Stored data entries

================================

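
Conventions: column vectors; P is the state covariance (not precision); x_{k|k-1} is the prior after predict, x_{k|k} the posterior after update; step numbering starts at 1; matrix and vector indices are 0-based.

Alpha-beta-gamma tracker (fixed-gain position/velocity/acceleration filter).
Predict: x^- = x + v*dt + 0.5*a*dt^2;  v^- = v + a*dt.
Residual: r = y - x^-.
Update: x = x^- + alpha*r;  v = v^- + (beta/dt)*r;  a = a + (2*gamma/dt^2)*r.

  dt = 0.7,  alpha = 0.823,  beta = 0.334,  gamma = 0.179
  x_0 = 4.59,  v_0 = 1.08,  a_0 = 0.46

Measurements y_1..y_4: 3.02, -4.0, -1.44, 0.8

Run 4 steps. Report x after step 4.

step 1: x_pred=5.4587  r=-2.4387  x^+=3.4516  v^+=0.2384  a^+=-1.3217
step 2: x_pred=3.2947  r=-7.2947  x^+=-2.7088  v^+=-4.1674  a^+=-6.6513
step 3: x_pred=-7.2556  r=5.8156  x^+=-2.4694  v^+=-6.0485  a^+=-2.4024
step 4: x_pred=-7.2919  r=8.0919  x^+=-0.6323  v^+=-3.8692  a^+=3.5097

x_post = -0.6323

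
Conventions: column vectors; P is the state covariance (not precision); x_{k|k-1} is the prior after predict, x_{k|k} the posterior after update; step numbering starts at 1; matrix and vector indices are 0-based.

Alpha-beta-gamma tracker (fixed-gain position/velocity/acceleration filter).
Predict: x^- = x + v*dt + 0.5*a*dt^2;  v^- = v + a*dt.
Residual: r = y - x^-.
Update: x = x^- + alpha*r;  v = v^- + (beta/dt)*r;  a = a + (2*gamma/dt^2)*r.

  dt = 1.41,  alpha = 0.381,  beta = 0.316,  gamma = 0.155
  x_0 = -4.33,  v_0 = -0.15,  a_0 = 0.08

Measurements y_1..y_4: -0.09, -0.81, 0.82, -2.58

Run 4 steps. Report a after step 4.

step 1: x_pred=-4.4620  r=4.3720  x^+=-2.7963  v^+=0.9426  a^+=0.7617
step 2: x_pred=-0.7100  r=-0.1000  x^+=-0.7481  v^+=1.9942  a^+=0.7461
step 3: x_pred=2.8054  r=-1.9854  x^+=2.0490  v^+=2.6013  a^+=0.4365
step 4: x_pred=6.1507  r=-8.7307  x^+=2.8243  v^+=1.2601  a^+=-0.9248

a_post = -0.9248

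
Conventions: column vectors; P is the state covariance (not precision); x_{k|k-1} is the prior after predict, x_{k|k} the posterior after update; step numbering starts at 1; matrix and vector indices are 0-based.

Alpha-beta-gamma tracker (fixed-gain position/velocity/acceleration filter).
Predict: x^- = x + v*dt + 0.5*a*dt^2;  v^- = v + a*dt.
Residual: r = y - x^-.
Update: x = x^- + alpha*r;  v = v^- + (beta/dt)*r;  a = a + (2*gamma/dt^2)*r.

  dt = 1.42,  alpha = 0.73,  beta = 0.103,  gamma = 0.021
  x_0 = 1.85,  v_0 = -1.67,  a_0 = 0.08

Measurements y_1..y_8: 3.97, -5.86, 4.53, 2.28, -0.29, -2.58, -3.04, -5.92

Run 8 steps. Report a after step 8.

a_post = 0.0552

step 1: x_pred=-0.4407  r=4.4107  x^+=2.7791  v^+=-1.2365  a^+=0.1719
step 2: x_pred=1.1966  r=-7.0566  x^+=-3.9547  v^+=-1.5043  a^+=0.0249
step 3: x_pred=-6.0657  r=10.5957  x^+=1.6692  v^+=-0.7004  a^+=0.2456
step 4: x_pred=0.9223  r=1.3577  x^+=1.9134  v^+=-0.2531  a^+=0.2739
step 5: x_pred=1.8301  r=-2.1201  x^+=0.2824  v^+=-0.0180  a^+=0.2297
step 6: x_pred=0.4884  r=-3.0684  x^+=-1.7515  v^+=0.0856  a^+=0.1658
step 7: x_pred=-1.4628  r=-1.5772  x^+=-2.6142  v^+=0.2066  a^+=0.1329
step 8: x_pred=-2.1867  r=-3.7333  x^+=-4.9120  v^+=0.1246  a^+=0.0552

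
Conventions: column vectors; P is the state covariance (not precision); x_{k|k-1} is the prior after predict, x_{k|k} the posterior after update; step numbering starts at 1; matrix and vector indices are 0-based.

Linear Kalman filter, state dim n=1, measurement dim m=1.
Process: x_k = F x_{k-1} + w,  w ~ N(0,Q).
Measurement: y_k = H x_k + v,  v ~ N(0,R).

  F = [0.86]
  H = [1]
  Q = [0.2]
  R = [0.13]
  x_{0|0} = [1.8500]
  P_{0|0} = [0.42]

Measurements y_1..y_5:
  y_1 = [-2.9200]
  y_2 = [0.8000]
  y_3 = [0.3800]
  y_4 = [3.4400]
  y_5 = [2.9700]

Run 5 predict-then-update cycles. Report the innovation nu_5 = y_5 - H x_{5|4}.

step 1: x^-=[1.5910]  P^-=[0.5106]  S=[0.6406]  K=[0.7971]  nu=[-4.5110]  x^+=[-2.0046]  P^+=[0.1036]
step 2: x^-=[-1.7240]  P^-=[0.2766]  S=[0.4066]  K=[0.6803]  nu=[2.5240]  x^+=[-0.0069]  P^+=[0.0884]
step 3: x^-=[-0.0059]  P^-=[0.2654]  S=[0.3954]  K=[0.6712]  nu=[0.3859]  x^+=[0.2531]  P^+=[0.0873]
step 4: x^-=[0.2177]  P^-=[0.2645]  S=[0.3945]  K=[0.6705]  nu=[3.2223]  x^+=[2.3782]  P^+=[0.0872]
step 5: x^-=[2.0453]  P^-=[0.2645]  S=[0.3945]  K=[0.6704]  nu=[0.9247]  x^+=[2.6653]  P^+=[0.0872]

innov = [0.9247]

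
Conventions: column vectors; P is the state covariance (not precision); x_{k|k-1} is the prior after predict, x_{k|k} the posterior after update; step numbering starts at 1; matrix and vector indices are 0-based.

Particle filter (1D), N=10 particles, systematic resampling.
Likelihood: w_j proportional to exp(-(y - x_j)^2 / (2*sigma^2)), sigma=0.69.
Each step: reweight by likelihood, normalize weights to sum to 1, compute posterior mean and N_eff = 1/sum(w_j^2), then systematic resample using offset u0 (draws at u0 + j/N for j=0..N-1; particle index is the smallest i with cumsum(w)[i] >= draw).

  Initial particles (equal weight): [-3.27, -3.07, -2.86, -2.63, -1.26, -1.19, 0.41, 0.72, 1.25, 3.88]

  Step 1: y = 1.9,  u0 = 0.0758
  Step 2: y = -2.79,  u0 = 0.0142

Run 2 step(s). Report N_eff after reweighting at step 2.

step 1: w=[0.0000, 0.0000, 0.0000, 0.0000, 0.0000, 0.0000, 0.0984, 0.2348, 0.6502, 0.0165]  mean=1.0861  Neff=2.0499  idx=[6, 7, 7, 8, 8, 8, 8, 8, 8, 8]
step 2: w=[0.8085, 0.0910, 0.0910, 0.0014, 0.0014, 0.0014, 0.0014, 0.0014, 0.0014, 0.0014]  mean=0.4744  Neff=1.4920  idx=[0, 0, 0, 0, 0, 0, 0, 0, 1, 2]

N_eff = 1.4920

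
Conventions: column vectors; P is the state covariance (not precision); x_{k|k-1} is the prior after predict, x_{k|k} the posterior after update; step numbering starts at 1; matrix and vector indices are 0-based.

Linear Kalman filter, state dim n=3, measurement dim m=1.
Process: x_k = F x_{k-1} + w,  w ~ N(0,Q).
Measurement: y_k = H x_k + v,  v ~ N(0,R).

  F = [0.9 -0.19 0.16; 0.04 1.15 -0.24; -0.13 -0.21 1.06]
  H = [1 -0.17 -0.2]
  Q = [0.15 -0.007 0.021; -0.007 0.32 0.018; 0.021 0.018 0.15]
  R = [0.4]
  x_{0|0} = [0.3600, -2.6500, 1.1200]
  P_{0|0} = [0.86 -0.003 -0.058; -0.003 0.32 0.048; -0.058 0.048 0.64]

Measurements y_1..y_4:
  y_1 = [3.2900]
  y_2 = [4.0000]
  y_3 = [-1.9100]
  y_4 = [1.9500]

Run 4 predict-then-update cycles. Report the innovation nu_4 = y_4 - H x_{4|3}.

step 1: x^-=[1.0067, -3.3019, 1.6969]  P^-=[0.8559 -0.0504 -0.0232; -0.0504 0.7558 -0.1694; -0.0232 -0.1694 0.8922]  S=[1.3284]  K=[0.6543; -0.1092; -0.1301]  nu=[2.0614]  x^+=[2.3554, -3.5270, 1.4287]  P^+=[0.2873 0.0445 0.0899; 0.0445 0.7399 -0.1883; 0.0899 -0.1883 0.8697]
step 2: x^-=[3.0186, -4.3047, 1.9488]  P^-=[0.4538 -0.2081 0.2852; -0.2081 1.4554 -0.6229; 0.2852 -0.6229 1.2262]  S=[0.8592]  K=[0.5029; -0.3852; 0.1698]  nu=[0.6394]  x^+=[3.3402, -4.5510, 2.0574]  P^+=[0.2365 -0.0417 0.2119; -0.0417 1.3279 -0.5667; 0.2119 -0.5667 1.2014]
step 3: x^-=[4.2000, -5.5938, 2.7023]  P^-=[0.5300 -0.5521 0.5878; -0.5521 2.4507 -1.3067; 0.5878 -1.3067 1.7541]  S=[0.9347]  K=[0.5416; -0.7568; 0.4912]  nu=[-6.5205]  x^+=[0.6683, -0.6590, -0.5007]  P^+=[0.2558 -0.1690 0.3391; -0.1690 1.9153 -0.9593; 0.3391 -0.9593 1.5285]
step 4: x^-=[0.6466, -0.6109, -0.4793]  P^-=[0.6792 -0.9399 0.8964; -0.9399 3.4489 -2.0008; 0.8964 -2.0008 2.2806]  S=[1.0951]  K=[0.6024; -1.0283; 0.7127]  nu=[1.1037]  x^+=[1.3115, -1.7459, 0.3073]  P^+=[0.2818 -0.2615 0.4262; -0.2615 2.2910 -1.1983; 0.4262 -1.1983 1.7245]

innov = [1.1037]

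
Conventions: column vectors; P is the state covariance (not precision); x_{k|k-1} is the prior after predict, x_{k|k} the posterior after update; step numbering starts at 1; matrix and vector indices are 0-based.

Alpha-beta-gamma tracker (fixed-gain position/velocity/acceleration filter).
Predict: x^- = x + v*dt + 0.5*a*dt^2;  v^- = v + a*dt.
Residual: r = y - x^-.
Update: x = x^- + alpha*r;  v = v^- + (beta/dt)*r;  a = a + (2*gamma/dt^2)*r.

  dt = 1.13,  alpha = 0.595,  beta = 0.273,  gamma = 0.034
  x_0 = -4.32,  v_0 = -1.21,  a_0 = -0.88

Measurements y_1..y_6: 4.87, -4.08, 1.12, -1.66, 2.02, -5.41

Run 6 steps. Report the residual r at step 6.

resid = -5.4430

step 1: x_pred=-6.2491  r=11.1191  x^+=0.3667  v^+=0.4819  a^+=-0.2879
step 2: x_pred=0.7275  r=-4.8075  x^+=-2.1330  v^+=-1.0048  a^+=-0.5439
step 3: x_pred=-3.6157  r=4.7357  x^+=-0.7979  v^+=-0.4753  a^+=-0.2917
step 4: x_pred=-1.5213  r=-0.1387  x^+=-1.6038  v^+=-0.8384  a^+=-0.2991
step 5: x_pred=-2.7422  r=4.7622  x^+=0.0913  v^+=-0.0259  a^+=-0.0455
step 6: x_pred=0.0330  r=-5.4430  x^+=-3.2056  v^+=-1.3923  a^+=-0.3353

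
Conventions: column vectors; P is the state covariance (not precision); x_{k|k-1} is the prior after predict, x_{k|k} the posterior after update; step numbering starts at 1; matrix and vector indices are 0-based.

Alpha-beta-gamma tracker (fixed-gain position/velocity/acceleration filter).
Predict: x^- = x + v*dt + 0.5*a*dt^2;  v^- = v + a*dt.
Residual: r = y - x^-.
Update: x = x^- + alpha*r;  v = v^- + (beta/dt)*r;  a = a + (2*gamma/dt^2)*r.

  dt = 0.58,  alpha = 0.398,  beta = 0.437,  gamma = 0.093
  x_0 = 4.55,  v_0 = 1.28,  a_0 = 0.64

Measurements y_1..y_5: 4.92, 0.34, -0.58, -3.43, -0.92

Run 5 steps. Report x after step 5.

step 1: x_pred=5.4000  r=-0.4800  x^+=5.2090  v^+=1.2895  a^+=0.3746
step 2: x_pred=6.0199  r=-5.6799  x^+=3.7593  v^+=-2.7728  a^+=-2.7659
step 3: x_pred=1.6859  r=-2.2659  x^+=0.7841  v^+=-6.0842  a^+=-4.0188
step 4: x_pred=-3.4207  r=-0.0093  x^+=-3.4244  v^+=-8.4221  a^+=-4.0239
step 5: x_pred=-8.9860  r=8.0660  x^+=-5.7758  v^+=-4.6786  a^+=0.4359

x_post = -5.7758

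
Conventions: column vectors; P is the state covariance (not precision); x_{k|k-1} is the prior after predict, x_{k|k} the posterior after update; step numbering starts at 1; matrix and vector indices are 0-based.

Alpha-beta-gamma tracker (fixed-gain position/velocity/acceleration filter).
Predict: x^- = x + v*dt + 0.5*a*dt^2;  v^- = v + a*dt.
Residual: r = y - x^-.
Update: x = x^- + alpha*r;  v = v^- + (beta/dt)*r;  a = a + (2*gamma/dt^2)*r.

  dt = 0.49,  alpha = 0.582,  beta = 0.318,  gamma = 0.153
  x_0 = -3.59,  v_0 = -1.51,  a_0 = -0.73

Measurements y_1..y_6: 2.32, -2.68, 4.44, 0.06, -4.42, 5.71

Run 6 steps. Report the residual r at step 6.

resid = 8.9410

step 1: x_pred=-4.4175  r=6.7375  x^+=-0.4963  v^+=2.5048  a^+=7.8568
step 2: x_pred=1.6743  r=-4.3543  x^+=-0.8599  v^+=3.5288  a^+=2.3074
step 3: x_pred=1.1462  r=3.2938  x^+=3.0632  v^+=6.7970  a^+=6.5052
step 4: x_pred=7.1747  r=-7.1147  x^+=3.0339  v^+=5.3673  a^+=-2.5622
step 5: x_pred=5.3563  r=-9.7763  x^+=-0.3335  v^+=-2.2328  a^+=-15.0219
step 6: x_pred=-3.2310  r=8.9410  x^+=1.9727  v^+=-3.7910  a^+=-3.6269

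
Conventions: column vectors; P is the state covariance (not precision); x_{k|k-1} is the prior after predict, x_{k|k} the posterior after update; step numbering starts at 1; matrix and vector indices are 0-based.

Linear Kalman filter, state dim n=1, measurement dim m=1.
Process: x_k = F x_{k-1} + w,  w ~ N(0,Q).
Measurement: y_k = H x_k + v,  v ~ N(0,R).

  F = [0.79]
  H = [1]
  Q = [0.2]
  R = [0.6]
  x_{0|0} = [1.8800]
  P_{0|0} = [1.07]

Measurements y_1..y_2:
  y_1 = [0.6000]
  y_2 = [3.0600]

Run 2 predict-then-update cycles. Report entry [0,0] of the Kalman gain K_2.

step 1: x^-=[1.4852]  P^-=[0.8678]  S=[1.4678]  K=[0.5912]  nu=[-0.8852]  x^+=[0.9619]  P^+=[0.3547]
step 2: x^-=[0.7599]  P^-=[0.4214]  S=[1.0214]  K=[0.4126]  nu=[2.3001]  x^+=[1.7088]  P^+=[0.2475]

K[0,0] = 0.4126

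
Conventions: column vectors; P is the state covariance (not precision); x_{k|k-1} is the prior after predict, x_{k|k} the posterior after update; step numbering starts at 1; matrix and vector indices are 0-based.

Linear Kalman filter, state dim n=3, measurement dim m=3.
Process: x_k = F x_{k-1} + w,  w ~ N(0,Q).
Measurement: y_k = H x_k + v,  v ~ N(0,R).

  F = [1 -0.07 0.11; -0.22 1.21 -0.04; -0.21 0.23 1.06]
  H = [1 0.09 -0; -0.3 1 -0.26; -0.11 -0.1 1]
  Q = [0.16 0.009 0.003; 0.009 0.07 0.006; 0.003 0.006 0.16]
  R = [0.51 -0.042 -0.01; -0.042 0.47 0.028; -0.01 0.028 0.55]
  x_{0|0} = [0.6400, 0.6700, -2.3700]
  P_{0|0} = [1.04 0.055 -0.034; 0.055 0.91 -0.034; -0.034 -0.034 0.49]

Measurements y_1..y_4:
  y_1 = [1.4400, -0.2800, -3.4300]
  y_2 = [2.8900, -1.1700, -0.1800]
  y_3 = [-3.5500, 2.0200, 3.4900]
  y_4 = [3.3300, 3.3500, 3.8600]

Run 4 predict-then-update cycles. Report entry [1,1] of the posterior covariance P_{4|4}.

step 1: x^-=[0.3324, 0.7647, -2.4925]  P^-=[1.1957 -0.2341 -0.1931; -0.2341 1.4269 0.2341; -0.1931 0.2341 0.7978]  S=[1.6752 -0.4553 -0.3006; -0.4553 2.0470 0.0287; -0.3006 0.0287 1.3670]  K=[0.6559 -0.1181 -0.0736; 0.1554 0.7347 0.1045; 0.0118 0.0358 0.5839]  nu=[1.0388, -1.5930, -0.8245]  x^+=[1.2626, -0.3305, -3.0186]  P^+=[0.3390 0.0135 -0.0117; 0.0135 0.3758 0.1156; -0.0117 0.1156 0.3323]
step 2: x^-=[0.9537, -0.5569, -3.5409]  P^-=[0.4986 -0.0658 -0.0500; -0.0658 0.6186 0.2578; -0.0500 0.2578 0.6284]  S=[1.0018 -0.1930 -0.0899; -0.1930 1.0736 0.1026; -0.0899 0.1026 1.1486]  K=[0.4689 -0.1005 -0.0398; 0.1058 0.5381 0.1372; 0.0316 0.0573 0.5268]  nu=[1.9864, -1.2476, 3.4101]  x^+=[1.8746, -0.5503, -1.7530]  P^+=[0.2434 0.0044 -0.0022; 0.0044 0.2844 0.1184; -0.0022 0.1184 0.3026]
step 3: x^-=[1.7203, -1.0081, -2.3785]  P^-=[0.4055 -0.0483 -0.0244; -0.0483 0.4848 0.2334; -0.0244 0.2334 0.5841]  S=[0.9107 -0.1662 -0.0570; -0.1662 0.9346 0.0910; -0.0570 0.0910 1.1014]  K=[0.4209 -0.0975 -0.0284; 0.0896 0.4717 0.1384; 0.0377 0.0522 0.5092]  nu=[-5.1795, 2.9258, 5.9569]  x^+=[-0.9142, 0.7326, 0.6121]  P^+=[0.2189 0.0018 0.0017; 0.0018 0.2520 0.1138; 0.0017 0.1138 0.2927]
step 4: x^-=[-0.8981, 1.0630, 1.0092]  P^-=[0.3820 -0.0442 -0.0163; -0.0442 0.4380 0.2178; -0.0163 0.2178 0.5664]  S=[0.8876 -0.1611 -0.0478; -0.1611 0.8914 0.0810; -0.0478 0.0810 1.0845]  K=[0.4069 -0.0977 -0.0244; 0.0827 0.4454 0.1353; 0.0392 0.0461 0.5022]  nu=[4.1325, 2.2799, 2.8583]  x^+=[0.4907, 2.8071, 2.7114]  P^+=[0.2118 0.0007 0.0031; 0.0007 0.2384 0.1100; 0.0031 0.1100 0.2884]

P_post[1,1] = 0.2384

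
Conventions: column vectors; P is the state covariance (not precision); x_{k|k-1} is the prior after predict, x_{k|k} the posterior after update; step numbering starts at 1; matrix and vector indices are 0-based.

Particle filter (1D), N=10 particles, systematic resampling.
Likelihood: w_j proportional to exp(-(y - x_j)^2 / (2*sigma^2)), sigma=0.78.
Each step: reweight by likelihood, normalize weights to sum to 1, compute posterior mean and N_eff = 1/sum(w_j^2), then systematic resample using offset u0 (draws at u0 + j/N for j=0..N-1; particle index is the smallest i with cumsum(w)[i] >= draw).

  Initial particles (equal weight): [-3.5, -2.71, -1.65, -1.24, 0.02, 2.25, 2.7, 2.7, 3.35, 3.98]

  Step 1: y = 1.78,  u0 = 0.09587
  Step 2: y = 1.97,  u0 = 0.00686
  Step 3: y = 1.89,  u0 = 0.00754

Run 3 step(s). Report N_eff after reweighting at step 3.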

================================

→ **Problem description**
Your task for the entries above: copy exactly the span starting with the line with "H = [1 0.09 -0; -0.3 1 -0.26; -0.11 -0.1 1]" and going on through the line with "y_4 = [3.3300, 3.3500, 3.8600]", both lines included, and nothing else.

→ **Solution to this exercise**
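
  H = [1 0.09 -0; -0.3 1 -0.26; -0.11 -0.1 1]
  Q = [0.16 0.009 0.003; 0.009 0.07 0.006; 0.003 0.006 0.16]
  R = [0.51 -0.042 -0.01; -0.042 0.47 0.028; -0.01 0.028 0.55]
  x_{0|0} = [0.6400, 0.6700, -2.3700]
  P_{0|0} = [1.04 0.055 -0.034; 0.055 0.91 -0.034; -0.034 -0.034 0.49]

Measurements y_1..y_4:
  y_1 = [1.4400, -0.2800, -3.4300]
  y_2 = [2.8900, -1.1700, -0.1800]
  y_3 = [-3.5500, 2.0200, 3.4900]
  y_4 = [3.3300, 3.3500, 3.8600]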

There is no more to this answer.